■ **What is expected**: For the entries below, repeat exactly each line starting with the one that contains "1. seek(-5, END)" and going on through the one that contains "10. seek(-5, CUR)", and no others.

§ §

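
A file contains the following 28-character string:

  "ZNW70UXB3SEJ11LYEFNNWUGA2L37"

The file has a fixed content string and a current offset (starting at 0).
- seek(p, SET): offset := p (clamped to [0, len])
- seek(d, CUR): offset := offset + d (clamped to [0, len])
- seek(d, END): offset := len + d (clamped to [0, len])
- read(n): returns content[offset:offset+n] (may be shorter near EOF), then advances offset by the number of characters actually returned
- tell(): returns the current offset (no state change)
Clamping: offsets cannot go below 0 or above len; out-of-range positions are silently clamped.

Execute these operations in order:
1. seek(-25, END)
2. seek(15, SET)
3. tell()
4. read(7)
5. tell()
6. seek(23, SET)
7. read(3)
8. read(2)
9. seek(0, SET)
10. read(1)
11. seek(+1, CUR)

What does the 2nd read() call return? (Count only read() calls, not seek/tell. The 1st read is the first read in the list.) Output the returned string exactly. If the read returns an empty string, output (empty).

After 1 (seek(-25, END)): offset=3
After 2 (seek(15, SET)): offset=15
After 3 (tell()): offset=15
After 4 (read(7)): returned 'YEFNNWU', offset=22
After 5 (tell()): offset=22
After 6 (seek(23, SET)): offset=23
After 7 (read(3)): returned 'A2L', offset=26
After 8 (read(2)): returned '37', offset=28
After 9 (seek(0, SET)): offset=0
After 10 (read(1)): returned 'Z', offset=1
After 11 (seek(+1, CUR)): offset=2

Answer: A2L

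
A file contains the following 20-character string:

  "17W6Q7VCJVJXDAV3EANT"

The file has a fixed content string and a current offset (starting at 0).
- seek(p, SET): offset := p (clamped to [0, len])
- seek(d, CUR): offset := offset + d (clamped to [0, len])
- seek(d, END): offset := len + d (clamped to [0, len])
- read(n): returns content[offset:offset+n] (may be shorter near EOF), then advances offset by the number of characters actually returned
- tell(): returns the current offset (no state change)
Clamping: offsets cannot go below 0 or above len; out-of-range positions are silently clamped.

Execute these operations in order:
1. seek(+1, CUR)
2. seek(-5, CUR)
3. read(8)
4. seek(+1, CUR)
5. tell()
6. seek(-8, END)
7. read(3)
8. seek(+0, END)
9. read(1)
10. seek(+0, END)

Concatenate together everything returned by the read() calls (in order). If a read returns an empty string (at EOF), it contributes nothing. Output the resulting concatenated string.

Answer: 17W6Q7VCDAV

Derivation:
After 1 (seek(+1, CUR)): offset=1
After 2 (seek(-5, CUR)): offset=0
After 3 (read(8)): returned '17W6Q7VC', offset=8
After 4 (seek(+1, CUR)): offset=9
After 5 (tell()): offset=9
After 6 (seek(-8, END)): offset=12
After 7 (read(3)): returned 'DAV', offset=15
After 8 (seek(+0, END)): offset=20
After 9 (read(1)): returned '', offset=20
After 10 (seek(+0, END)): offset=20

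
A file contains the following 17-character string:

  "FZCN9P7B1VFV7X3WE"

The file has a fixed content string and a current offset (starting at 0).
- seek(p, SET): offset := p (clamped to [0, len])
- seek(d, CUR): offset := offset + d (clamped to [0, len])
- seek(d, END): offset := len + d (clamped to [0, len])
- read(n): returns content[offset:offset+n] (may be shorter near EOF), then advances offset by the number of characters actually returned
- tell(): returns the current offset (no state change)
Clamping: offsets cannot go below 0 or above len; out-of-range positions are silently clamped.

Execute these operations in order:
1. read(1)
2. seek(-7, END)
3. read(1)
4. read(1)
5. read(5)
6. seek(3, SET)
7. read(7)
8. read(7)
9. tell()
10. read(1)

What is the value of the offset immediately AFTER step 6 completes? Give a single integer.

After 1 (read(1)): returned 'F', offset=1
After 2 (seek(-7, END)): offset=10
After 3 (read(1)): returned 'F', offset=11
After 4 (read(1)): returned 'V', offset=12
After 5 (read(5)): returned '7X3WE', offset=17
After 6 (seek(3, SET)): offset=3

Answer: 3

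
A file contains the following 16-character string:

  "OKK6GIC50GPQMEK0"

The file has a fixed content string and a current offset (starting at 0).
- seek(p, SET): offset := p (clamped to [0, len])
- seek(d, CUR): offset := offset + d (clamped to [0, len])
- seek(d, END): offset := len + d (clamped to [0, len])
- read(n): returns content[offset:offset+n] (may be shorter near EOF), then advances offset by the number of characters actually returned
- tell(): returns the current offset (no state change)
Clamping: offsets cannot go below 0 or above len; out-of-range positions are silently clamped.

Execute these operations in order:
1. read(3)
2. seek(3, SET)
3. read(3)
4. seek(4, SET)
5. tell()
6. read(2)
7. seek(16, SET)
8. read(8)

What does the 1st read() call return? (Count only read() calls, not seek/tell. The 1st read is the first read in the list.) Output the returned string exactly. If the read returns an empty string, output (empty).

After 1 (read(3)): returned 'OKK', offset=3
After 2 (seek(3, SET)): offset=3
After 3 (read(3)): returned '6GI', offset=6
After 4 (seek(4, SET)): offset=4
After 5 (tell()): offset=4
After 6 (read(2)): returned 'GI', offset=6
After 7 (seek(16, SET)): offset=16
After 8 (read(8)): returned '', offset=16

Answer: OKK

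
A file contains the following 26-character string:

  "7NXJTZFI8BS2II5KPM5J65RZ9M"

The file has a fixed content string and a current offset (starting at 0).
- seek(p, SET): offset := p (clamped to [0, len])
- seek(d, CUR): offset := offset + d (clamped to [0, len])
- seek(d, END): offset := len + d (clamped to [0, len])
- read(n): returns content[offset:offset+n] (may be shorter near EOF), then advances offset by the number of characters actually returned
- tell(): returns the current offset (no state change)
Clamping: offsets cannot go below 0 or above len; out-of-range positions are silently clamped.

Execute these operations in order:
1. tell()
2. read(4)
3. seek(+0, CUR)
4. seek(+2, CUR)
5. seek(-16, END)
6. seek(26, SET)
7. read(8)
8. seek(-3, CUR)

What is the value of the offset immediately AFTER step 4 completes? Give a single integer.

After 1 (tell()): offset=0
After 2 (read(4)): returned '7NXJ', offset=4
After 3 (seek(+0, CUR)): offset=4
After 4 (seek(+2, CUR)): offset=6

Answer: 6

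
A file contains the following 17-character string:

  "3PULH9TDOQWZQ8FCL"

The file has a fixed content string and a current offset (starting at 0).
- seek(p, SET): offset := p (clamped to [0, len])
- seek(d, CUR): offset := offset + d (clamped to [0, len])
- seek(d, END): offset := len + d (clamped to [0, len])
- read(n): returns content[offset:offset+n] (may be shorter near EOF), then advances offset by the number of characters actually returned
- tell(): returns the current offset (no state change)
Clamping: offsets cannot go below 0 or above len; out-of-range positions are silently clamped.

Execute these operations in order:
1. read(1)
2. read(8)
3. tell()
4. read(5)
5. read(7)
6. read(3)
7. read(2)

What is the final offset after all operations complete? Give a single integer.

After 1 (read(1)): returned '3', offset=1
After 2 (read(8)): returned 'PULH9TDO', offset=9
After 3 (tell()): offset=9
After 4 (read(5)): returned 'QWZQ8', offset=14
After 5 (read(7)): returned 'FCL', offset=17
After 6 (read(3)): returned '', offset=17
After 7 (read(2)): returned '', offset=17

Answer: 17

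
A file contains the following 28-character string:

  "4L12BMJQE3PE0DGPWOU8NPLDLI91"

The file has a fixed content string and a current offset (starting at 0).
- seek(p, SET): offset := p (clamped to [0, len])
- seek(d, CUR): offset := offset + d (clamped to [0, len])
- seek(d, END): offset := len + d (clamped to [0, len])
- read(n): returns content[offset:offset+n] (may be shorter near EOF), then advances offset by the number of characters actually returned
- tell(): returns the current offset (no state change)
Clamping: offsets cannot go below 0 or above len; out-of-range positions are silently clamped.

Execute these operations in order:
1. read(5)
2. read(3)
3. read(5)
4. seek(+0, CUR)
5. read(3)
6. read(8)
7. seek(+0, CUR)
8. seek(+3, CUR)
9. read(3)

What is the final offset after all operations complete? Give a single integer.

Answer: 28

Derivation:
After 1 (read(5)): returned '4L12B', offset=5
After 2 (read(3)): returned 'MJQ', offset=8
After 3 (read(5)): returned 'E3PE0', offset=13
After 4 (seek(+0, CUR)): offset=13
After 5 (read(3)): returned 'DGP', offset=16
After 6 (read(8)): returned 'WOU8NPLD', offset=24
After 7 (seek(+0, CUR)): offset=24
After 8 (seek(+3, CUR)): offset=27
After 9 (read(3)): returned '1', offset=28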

§ §

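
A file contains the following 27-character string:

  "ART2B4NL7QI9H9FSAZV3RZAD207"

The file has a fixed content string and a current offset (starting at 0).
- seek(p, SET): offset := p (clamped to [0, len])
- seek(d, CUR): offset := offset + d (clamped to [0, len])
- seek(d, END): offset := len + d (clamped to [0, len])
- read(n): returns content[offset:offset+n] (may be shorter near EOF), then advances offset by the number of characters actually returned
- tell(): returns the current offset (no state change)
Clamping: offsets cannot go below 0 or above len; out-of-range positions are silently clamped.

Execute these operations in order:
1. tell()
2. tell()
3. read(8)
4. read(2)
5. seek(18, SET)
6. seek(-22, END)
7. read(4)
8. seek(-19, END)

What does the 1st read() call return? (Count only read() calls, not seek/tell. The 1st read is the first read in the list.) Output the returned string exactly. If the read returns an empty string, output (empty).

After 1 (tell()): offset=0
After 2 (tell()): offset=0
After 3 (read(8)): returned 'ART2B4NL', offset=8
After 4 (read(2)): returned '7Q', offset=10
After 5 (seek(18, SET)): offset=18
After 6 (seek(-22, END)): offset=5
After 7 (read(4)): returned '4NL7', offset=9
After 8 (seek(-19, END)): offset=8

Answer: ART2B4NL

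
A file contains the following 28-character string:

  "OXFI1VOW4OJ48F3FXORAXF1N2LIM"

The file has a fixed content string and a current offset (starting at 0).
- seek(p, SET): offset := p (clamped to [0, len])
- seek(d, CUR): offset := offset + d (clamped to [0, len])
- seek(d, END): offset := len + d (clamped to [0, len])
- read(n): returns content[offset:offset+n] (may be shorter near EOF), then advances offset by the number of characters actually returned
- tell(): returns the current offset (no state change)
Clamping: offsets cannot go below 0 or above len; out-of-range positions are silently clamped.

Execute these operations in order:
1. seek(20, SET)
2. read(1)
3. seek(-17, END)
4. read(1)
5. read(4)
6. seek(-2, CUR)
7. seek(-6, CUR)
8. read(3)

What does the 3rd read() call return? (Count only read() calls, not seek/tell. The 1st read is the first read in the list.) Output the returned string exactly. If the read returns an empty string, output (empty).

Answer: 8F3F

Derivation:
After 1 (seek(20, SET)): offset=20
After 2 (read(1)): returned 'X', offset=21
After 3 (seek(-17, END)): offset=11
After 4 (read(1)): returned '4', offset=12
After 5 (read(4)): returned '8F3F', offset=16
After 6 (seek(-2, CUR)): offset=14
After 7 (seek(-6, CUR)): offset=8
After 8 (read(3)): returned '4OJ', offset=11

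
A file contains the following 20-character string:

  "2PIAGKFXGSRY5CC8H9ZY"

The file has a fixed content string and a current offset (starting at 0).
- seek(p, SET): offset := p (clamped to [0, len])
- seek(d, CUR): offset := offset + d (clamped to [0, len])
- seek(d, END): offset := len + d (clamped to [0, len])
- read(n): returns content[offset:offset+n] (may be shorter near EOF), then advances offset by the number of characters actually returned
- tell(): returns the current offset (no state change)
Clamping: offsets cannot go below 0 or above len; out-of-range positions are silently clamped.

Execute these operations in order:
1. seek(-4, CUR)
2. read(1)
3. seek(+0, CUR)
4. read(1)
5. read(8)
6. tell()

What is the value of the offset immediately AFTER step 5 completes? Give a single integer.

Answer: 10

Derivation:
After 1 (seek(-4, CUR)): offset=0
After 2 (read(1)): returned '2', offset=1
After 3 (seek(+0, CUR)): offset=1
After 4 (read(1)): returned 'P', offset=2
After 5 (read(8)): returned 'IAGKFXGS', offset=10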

§ §

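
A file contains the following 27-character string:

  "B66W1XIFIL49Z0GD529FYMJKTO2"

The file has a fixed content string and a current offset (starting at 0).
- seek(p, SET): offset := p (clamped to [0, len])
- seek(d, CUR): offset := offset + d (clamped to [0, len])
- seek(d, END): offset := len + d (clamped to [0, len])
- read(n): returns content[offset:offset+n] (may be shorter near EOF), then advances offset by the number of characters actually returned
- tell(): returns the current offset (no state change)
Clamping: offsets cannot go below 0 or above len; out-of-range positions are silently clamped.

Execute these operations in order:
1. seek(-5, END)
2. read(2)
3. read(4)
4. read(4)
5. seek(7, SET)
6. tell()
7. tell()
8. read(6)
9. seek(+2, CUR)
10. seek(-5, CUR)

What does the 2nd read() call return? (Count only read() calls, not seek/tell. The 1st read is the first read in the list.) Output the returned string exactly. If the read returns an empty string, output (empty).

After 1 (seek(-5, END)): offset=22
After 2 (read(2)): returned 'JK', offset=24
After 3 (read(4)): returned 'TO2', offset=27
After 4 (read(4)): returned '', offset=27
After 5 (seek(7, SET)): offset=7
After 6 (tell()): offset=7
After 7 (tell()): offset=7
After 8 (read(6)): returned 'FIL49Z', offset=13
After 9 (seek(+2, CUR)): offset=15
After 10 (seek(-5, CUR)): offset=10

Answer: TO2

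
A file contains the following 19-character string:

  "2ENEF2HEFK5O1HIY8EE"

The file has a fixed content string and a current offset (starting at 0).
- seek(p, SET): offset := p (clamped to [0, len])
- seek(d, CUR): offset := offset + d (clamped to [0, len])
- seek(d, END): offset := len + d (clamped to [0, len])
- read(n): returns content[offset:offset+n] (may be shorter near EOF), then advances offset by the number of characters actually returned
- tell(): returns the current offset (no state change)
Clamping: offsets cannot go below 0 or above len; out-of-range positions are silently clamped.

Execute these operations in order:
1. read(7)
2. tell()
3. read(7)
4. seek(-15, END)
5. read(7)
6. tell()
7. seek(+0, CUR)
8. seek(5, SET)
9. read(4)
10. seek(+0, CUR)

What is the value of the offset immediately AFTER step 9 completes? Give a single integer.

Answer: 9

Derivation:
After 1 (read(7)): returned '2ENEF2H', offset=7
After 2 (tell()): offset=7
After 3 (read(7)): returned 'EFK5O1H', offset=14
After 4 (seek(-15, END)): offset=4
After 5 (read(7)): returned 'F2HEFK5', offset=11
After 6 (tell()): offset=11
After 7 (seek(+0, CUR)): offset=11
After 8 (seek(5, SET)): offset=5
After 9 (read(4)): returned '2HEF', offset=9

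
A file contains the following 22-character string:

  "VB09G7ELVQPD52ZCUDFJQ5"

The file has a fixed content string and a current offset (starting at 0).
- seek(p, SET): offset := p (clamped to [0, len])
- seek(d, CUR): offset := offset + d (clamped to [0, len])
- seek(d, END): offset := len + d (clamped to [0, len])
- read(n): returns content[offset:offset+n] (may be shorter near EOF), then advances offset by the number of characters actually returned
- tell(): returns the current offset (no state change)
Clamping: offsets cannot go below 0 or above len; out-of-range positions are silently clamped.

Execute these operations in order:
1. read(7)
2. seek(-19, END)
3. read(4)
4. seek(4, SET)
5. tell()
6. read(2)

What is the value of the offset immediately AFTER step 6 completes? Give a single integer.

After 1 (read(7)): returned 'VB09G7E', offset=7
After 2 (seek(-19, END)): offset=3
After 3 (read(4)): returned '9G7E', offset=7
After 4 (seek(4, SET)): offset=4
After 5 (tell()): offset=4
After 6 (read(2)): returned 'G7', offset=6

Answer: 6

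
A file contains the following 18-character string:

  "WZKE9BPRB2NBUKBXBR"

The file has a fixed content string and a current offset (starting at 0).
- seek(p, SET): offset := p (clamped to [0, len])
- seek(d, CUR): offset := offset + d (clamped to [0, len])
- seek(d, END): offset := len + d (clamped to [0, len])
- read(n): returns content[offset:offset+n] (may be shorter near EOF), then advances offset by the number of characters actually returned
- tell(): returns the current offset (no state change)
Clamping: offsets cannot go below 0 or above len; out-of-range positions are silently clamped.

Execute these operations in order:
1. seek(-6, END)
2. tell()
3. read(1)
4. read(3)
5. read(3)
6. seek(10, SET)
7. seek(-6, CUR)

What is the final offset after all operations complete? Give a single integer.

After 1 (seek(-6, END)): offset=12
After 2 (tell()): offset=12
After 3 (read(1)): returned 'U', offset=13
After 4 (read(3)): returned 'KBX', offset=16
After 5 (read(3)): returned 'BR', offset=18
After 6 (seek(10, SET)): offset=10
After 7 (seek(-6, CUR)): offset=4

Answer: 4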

§ §

■ **Output of the task**:
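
1. seek(-5, END)
2. read(2)
3. read(4)
4. read(4)
5. seek(7, SET)
6. tell()
7. tell()
8. read(6)
9. seek(+2, CUR)
10. seek(-5, CUR)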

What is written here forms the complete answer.